What is expected — Everything in the listing must be transcribed exactly, from the first line to the last.

Dataset content —
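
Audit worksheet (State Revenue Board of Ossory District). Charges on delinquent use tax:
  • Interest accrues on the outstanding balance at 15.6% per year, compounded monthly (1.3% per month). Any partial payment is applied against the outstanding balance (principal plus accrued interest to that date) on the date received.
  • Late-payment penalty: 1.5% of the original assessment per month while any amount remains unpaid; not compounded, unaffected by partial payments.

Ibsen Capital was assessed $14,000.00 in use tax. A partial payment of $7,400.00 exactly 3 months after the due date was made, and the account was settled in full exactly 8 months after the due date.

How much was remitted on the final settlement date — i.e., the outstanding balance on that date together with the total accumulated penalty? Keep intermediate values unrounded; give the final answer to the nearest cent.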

Problem solution —
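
Audit worksheet (State Revenue Board of Ossory District). Charges on delinquent use tax:
  • Interest accrues on the outstanding balance at 15.6% per year, compounded monthly (1.3% per month). Any partial payment is applied against the outstanding balance (principal plus accrued interest to that date) on the date received.
  • Late-payment penalty: 1.5% of the original assessment per month while any amount remains unpaid; not compounded, unaffected by partial payments.

Ibsen Capital was assessed $14,000.00 in use tax. A partial payment of $7,400.00 exactly 3 months after the due date was made, and the account was settled in full exactly 8 months after the due date.

How much was remitted on the final settlement date — i.e., the outstanding balance on that date together with the total accumulated penalty? Keep intermediate values unrounded; give the final answer to the nearest cent.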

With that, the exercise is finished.